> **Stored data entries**

/---

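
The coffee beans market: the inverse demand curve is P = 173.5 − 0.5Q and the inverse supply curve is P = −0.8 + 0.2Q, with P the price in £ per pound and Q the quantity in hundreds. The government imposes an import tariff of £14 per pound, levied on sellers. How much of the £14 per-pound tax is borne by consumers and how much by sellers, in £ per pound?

Consumers bear £10 per pound; sellers bear £4 per pound.

Rewrite in direct form: Qd = 347 − 2P and Qs = 5P + 4.
Before the tax: set 347 − 2P = 5P + 4 → P* = £49, Q* = 249.
With the tax collected from sellers, supply shifts: Qs = 5(P − 14) + 4.
Solving gives Q = 229 with consumers paying £59 and sellers receiving £45 (the £14 wedge).
Burden on consumers: £10; on sellers: £4. (They sum to £14.)
The less price-elastic side of the market bears the larger share of a per-unit tax.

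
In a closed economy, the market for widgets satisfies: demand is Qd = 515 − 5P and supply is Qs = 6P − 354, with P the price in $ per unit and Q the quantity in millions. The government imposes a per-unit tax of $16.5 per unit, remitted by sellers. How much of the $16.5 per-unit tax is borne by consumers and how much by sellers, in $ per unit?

Consumers bear $9 per unit; sellers bear $7.5 per unit.

Without the tax, 515 − 5P = 6P − 354 gives 11P = 869, so P* = $79 and Q* = 120.
With the tax collected from sellers, supply shifts: Qs = 6(P − 16.5) − 354.
Solving gives Q = 75 with consumers paying $88 and sellers receiving $71.5 (the $16.5 wedge).
Burden on consumers: $9; on sellers: $7.5. (They sum to $16.5.)
The less price-elastic side of the market bears the larger share of a per-unit tax.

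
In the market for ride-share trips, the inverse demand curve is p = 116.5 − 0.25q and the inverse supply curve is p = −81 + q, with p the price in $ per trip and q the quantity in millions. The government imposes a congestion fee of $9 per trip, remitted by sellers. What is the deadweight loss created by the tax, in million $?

Deadweight loss = $32.4 million.

Inverting to q(p) form: qd = 466 − 4p; qs = p + 81.
Before the tax: set 466 − 4p = p + 81 → p* = $77, q* = 158.
With the tax collected from sellers, supply shifts: qs = (p − 9) + 81.
Solving gives q = 150.8 with buyers paying $78.8 and sellers receiving $69.8 (the $9 wedge).
Quantity falls by |ΔQ| = |158 − 150.8| = 7.2.
DWL = ½ · t · |ΔQ| = ½ · 9 · 7.2 = $32.4.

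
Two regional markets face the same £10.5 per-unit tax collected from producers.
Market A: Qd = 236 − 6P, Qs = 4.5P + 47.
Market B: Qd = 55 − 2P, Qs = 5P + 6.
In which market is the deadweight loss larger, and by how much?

Market A: pre-tax P* = £18, Q* = 128; post-tax Q = 101; deadweight loss = £141.75.
Market B: pre-tax P* = £7, Q* = 41; post-tax Q = 26; deadweight loss = £78.75.
Difference: £141.75 vs £78.75 → market A is larger by £63.

Market A, by £63.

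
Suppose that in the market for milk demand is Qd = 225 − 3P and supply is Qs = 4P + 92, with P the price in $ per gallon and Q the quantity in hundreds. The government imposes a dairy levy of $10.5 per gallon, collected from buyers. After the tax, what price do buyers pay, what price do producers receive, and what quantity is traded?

Before the tax: set 225 − 3P = 4P + 92 → P* = $19, Q* = 168.
With the tax collected from buyers, demand (in seller-price terms) shifts: Qd = 225 − 3(P + 10.5).
Solving gives Q = 150 with buyers paying $25 and producers receiving $14.5 (the $10.5 wedge).

Buyers pay $25; producers receive $14.5; quantity = 150.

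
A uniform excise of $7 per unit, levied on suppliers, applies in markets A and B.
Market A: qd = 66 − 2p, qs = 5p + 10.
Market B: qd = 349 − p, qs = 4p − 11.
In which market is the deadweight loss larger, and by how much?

Market A, by $15.4.

Market A: pre-tax p* = $8, q* = 50; post-tax q = 40; deadweight loss = $35.
Market B: pre-tax p* = $72, q* = 277; post-tax q = 271.4; deadweight loss = $19.6.
Difference: $35 vs $19.6 → market A is larger by $15.4.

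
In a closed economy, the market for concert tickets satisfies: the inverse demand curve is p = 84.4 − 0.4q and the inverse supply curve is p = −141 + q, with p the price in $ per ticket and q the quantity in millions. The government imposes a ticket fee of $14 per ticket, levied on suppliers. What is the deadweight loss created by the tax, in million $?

Deadweight loss = $70 million.

Rewrite in direct form: qd = 211 − 2.5p and qs = p + 141.
Before the tax: set 211 − 2.5p = p + 141 → p* = $20, q* = 161.
With the tax collected from suppliers, supply shifts: qs = (p − 14) + 141.
Solving gives q = 151 with consumers paying $24 and suppliers receiving $10 (the $14 wedge).
Quantity falls by |ΔQ| = |161 − 151| = 10.
DWL = ½ · t · |ΔQ| = ½ · 14 · 10 = $70.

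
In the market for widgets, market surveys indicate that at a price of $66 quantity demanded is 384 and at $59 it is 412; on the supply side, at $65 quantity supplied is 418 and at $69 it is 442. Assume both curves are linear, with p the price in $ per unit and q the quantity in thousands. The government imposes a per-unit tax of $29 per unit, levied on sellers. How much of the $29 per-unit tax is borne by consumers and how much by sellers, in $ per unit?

Demand slope: (412 − 384)/(59 − 66) = -4, so qd = 648 − 4p.
Supply slope: (442 − 418)/(69 − 65) = 6, so qs = 6p + 28.
Before the tax: set 648 − 4p = 6p + 28 → p* = $62, q* = 400.
With the tax collected from sellers, supply shifts: qs = 6(p − 29) + 28.
Solving gives q = 330.4 with consumers paying $79.4 and sellers receiving $50.4 (the $29 wedge).
Burden on consumers: $17.4; on sellers: $11.6. (They sum to $29.)

Consumers bear $17.4 per unit; sellers bear $11.6 per unit.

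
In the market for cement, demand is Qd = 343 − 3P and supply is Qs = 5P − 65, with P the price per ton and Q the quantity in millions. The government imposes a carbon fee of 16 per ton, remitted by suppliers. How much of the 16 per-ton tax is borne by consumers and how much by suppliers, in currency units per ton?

Without the tax, 343 − 3P = 5P − 65 gives 8P = 408, so P* = 51 and Q* = 190.
With the tax collected from suppliers, supply shifts: Qs = 5(P − 16) − 65.
Solving gives Q = 160 with consumers paying 61 and suppliers receiving 45 (the 16 wedge).
Burden on consumers: 10; on suppliers: 6. (They sum to 16.)
The less price-elastic side of the market bears the larger share of a per-unit tax.

Consumers bear 10 per ton; suppliers bear 6 per ton.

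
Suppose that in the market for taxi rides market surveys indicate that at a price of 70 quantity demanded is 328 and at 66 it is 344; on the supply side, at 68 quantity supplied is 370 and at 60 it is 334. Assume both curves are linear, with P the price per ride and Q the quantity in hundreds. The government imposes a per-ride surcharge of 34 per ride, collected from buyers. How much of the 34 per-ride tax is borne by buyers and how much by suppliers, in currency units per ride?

Buyers bear 18 per ride; suppliers bear 16 per ride.

Demand slope: (344 − 328)/(66 − 70) = -4, so Qd = 608 − 4P.
Supply slope: (334 − 370)/(60 − 68) = 4.5, so Qs = 4.5P + 64.
Before the tax: set 608 − 4P = 4.5P + 64 → P* = 64, Q* = 352.
With the tax collected from buyers, demand (in seller-price terms) shifts: Qd = 608 − 4(P + 34).
Solving gives Q = 280 with buyers paying 82 and suppliers receiving 48 (the 34 wedge).
Burden on buyers: 18; on suppliers: 16. (They sum to 34.)
The less price-elastic side of the market bears the larger share of a per-unit tax.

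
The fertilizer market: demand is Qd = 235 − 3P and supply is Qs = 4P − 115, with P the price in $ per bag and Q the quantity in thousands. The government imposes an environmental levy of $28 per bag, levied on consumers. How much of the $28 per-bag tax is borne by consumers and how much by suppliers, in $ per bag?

Without the tax, 235 − 3P = 4P − 115 gives 7P = 350, so P* = $50 and Q* = 85.
With the tax collected from consumers, demand (in seller-price terms) shifts: Qd = 235 − 3(P + 28).
Solving gives Q = 37 with consumers paying $66 and suppliers receiving $38 (the $28 wedge).
Burden on consumers: $16; on suppliers: $12. (They sum to $28.)
The less price-elastic side of the market bears the larger share of a per-unit tax.

Consumers bear $16 per bag; suppliers bear $12 per bag.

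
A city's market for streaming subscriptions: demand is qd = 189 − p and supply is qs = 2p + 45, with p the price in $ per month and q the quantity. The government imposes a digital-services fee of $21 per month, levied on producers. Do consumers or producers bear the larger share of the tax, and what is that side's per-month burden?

Before the tax: set 189 − p = 2p + 45 → p* = $48, q* = 141.
With the tax collected from producers, supply shifts: qs = 2(p − 21) + 45.
Solving gives q = 127 with consumers paying $62 and producers receiving $41 (the $21 wedge).
Per-month burden: consumers $14, producers $7.
Consumers take the larger share because demand is less price-elastic here (demand slope 1 vs supply slope 2).
The less price-elastic side of the market bears the larger share of a per-unit tax.

Consumers bear the larger share: $14 per month.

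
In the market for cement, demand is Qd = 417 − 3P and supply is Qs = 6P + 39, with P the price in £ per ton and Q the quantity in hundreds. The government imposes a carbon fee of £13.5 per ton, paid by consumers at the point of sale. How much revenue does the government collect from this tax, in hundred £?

Tax revenue = £3564 hundred.

Before the tax: set 417 − 3P = 6P + 39 → P* = £42, Q* = 291.
With the tax collected from consumers, demand (in seller-price terms) shifts: Qd = 417 − 3(P + 13.5).
New equilibrium: consumers pay £51, sellers receive £37.5, Q = 264. (Wedge: Pb − Ps = 13.5.)
Revenue = t · Q = 13.5 · 264 = £3564.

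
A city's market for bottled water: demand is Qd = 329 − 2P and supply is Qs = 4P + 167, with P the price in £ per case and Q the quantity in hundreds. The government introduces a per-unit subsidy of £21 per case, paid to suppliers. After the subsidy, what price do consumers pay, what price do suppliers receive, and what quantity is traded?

Without the subsidy, 329 − 2P = 4P + 167 gives 6P = 162, so P* = £27 and Q* = 275.
With a per-unit subsidy paid to suppliers, each receives P + 21 per unit sold, so supply becomes Qs = 4(P + 21) + 167.
New equilibrium: consumers pay £13, suppliers receive £34, Q = 303. (Wedge: Pb − Ps = −21.)

Consumers pay £13; suppliers receive £34; quantity = 303.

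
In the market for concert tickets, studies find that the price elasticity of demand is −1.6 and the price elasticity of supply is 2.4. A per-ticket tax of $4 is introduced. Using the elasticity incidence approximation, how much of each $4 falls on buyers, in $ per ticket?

Buyers bear ≈ $2.4 per ticket.

Incidence ratio: buyers' share ≈ εs / (εs + |εd|) = 2.4 / (2.4 + 1.6) = 0.6.
So buyers bear ≈ 0.6 × $4 = $2.4; producers bear $1.6.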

\---

> **What needs to be done**
Across the entries above, find the lines with the string "markets" and copy them.

> **Answer for the task**
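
Two regional markets face the same £10.5 per-unit tax collected from producers.
A uniform excise of $7 per unit, levied on suppliers, applies in markets A and B.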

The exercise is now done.